ACTIVITY
Lines with "tool" in them are to be located in the listing below and copied.

DATA SUPPLIED

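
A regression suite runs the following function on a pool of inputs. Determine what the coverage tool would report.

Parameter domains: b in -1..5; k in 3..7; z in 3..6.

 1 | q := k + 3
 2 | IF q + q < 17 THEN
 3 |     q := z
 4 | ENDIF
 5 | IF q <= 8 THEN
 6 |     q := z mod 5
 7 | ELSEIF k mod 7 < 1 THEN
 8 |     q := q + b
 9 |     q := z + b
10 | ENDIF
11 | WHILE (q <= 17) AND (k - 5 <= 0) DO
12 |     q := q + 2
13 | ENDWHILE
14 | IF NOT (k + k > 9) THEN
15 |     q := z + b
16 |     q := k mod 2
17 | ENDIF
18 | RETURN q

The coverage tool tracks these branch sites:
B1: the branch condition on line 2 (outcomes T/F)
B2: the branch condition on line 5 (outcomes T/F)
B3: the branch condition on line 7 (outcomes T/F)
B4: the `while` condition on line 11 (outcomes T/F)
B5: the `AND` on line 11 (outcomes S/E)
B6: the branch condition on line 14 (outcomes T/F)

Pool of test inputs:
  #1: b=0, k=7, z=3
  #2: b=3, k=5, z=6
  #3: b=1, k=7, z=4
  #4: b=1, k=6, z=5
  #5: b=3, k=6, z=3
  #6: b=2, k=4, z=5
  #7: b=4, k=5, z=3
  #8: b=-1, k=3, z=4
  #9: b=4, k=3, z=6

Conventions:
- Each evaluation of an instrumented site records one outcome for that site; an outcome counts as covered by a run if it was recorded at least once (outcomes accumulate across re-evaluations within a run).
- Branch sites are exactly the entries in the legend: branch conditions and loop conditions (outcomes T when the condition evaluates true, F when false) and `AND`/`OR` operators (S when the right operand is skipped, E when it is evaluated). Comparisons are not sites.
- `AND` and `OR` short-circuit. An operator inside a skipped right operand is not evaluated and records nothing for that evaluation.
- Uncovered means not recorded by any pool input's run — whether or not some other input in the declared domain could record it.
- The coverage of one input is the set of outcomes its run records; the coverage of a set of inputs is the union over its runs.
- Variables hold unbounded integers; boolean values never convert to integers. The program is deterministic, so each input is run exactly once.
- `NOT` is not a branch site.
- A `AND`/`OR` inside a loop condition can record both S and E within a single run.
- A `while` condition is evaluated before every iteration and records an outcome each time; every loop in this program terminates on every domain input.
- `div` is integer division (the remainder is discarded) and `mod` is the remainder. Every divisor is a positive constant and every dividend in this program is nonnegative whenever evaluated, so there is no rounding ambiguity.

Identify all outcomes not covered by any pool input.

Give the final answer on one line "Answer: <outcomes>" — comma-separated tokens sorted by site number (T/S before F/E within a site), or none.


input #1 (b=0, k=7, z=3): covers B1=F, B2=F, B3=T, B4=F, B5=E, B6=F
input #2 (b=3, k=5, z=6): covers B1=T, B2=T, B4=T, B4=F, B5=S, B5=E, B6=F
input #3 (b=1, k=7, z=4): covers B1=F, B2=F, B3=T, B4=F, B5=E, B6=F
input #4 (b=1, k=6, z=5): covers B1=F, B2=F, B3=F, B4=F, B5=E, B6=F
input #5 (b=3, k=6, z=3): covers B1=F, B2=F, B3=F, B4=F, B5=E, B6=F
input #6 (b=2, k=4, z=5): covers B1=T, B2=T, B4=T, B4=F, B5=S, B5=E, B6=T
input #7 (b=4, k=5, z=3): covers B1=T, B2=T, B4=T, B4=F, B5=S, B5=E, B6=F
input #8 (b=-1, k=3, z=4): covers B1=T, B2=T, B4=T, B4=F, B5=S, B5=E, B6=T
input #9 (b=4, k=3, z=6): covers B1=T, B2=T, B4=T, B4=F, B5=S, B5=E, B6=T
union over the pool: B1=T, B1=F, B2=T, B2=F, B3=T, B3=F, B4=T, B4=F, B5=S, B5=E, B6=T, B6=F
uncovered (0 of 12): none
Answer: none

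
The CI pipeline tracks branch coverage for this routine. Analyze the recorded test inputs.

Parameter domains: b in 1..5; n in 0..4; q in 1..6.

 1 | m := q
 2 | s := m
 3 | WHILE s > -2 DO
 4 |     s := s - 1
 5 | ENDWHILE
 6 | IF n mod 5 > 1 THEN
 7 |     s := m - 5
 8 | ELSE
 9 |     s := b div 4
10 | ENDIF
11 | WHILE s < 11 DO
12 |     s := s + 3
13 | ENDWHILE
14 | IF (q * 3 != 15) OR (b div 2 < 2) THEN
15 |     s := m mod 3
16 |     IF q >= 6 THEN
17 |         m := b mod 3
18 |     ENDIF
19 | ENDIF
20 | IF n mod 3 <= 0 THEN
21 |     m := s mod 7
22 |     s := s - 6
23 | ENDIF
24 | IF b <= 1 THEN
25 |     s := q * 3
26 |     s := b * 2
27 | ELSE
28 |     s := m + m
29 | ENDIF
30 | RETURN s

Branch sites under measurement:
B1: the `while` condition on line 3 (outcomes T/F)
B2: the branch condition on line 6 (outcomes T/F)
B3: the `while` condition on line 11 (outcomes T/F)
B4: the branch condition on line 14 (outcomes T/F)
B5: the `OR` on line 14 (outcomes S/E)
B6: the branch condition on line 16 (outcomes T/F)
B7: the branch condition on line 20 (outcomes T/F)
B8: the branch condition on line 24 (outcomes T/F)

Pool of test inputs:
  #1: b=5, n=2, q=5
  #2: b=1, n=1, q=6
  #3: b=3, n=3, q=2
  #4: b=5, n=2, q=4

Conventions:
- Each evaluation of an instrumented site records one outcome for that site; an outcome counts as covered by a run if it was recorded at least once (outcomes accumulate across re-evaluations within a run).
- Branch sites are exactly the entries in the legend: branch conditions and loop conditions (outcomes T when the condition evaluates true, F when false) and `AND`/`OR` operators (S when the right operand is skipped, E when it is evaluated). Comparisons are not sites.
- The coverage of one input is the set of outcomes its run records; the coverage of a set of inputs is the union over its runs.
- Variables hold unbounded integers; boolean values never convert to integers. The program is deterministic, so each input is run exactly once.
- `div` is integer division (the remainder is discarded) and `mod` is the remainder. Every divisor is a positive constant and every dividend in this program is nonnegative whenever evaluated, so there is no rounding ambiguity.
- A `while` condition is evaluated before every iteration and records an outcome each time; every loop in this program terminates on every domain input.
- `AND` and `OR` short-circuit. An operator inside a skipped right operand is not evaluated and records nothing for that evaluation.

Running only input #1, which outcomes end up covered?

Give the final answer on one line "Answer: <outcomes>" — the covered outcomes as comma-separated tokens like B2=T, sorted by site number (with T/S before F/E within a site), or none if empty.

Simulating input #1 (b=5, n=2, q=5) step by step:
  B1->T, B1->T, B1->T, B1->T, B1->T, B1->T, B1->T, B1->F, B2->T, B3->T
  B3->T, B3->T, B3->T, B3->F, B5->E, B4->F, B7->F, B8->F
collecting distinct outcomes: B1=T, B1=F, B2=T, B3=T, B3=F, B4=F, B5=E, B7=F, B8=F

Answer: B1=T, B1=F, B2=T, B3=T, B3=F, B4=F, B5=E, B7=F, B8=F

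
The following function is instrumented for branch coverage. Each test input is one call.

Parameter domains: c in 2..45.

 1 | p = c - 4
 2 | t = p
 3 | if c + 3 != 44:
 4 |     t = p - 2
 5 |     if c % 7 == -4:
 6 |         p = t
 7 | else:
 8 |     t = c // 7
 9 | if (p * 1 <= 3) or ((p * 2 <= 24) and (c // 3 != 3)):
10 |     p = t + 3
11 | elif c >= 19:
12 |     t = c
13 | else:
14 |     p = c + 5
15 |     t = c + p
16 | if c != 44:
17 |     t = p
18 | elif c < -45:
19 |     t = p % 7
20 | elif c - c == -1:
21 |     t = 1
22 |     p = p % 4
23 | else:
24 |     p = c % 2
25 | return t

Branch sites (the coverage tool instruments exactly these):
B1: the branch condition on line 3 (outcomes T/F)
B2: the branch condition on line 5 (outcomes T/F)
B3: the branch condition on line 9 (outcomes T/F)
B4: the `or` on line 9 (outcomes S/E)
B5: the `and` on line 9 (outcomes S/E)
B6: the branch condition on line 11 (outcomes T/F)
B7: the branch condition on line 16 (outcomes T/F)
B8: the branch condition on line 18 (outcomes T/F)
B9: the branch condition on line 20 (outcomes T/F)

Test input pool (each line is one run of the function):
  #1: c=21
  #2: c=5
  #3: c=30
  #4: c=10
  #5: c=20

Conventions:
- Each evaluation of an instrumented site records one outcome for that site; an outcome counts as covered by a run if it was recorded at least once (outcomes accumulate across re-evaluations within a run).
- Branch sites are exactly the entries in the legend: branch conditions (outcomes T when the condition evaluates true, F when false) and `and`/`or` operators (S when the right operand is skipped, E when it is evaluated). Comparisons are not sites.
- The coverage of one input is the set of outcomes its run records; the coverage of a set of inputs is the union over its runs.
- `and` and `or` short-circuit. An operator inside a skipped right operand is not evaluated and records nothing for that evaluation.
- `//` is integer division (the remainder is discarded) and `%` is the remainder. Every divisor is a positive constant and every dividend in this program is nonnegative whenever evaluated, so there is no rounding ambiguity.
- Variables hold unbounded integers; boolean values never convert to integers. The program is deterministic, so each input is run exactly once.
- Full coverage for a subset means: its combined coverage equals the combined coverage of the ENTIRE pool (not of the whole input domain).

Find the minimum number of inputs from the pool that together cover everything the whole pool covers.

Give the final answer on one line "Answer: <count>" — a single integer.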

* * *

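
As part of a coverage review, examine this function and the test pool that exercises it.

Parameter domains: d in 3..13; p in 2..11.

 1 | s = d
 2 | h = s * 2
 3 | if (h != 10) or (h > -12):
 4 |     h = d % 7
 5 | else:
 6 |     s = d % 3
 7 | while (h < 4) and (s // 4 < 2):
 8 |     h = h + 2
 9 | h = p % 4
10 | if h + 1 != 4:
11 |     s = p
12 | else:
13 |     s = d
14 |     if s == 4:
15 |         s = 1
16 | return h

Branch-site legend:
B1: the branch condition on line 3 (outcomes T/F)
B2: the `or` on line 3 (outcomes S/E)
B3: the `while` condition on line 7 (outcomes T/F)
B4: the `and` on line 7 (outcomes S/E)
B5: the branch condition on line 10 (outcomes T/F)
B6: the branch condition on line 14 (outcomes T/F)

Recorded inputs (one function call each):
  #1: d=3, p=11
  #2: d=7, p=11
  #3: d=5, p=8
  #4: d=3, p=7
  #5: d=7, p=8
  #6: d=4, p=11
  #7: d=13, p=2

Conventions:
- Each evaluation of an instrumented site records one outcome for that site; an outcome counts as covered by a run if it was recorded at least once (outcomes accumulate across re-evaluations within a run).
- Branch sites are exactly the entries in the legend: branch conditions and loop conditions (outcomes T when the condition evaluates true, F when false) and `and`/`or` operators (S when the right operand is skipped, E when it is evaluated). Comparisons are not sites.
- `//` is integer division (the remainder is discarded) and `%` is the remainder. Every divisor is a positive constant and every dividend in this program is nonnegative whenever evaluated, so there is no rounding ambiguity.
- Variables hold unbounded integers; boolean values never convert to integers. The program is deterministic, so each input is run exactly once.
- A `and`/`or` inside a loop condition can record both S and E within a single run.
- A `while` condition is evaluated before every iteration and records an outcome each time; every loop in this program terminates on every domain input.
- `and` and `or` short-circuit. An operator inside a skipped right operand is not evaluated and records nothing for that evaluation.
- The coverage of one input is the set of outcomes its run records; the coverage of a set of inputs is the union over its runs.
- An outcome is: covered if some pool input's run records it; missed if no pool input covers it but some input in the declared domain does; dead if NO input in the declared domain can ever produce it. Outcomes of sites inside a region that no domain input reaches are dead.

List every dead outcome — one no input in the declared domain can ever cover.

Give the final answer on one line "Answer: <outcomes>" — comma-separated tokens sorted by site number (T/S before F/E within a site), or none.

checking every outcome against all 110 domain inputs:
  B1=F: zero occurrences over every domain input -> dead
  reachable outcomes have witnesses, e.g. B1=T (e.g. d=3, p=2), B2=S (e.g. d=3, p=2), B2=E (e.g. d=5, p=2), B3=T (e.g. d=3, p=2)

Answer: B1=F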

SOLUTION TO THIS TASK
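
A regression suite runs the following function on a pool of inputs. Determine what the coverage tool would report.
The coverage tool tracks these branch sites:
Branch sites (the coverage tool instruments exactly these):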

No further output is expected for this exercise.